- [Collected data entries]:

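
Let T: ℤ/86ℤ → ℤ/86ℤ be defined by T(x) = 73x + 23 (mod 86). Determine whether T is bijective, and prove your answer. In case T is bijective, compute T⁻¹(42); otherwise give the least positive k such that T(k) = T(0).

25

By definition, injectivity means: for all s, t in the domain, T(s) = T(t) implies s = t.
Suppose T(s) = T(t) in ℤ/86ℤ. Then 73s + 23 ≡ 73t + 23 (mod 86), therefore 73(s − t) ≡ 0 (mod 86).
Since gcd(73, 86) = 1, 73 is invertible modulo 86, therefore s − t ≡ 0 (mod 86), i.e. s = t.
We now compute 73⁻¹ mod 86 explicitly. Euclid's algorithm: 86 = 1·73 + 13, 73 = 5·13 + 8, 13 = 1·8 + 5, 8 = 1·5 + 3, 5 = 1·3 + 2, 3 = 1·2 + 1; back-substituting gives 1 = 33·73 − 28·86, so 73⁻¹ ≡ 33 (mod 86).
For any y ∈ ℤ/86ℤ, x = 33(y − 23) mod 86 satisfies T(x) = 73·33(y − 23) + 23 ≡ y (since 73·33 ≡ 1 mod 86). So every y has a preimage.
So T is bijective.
Since T is bijective, we find T⁻¹(42): we need 73x ≡ 42 − 23 ≡ 19 (mod 86). Using 73⁻¹ = 33: x ≡ 33·19 = 627 = 7·86 + 25, so x = 25.
Check: T(25) = 73·25 + 23 = 1848 = 21·86 + 42 ≡ 42 (mod 86).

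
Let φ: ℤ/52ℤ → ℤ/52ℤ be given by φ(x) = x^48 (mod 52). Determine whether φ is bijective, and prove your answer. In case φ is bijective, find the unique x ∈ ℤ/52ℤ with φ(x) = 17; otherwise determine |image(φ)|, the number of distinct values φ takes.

4

φ(1) = 1^48 = 1.
φ(3): Repeated squaring mod 52: 3^1 ≡ 3, 3^2 ≡ 3² = 9, 3^4 ≡ 9² = 81 ≡ 29, 3^8 ≡ 29² = 841 ≡ 9, 3^16 ≡ 9² = 81 ≡ 29, 3^32 ≡ 29² = 841 ≡ 9. Since 48 = 32 + 16, 3^48 ≡ 9·29: 9·29 = 261 ≡ 1. So 3^48 ≡ 1 (mod 52).
So φ(1) = φ(3) = 1 while 1 ≠ 3, thus φ is not injective, hence not bijective.
Since φ is not bijective, we determine |image(φ)|. Computing x^48 mod 52 for each x (by repeated squaring, reducing mod 52 at every step), the values φ(0), φ(1), …, φ(51) are: 0, 1, 40, 1, 40, 1, 40, 1, 40, 1, 40, 1, 40, 13, 40, 1, 40, 1, 40, 1, 40, 1, 40, 1, 40, 1, 0, 1, 40, 1, 40, 1, 40, 1, 40, 1, 40, 1, 40, 13, 40, 1, 40, 1, 40, 1, 40, 1, 40, 1, 40, 1.
The distinct values are {0, 1, 13, 40}; there are 4 of them.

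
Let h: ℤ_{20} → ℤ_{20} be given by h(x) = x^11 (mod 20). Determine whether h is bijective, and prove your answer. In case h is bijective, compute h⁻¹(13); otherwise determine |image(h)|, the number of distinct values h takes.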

- [Required work]:
Retype every record above exactly.

- [Exercise output]:
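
Let T: ℤ/86ℤ → ℤ/86ℤ be defined by T(x) = 73x + 23 (mod 86). Determine whether T is bijective, and prove your answer. In case T is bijective, compute T⁻¹(42); otherwise give the least positive k such that T(k) = T(0).

25

By definition, injectivity means: for all s, t in the domain, T(s) = T(t) implies s = t.
Suppose T(s) = T(t) in ℤ/86ℤ. Then 73s + 23 ≡ 73t + 23 (mod 86), therefore 73(s − t) ≡ 0 (mod 86).
Since gcd(73, 86) = 1, 73 is invertible modulo 86, therefore s − t ≡ 0 (mod 86), i.e. s = t.
We now compute 73⁻¹ mod 86 explicitly. Euclid's algorithm: 86 = 1·73 + 13, 73 = 5·13 + 8, 13 = 1·8 + 5, 8 = 1·5 + 3, 5 = 1·3 + 2, 3 = 1·2 + 1; back-substituting gives 1 = 33·73 − 28·86, so 73⁻¹ ≡ 33 (mod 86).
For any y ∈ ℤ/86ℤ, x = 33(y − 23) mod 86 satisfies T(x) = 73·33(y − 23) + 23 ≡ y (since 73·33 ≡ 1 mod 86). So every y has a preimage.
So T is bijective.
Since T is bijective, we find T⁻¹(42): we need 73x ≡ 42 − 23 ≡ 19 (mod 86). Using 73⁻¹ = 33: x ≡ 33·19 = 627 = 7·86 + 25, so x = 25.
Check: T(25) = 73·25 + 23 = 1848 = 21·86 + 42 ≡ 42 (mod 86).

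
Let φ: ℤ/52ℤ → ℤ/52ℤ be given by φ(x) = x^48 (mod 52). Determine whether φ is bijective, and prove your answer. In case φ is bijective, find the unique x ∈ ℤ/52ℤ with φ(x) = 17; otherwise determine |image(φ)|, the number of distinct values φ takes.

4

φ(1) = 1^48 = 1.
φ(3): Repeated squaring mod 52: 3^1 ≡ 3, 3^2 ≡ 3² = 9, 3^4 ≡ 9² = 81 ≡ 29, 3^8 ≡ 29² = 841 ≡ 9, 3^16 ≡ 9² = 81 ≡ 29, 3^32 ≡ 29² = 841 ≡ 9. Since 48 = 32 + 16, 3^48 ≡ 9·29: 9·29 = 261 ≡ 1. So 3^48 ≡ 1 (mod 52).
So φ(1) = φ(3) = 1 while 1 ≠ 3, thus φ is not injective, hence not bijective.
Since φ is not bijective, we determine |image(φ)|. Computing x^48 mod 52 for each x (by repeated squaring, reducing mod 52 at every step), the values φ(0), φ(1), …, φ(51) are: 0, 1, 40, 1, 40, 1, 40, 1, 40, 1, 40, 1, 40, 13, 40, 1, 40, 1, 40, 1, 40, 1, 40, 1, 40, 1, 0, 1, 40, 1, 40, 1, 40, 1, 40, 1, 40, 1, 40, 13, 40, 1, 40, 1, 40, 1, 40, 1, 40, 1, 40, 1.
The distinct values are {0, 1, 13, 40}; there are 4 of them.

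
Let h: ℤ_{20} → ℤ_{20} be given by h(x) = x^11 (mod 20). Determine whether h is bijective, and prove your answer. In case h is bijective, compute h⁻¹(13); otherwise determine |image(h)|, the number of distinct values h takes.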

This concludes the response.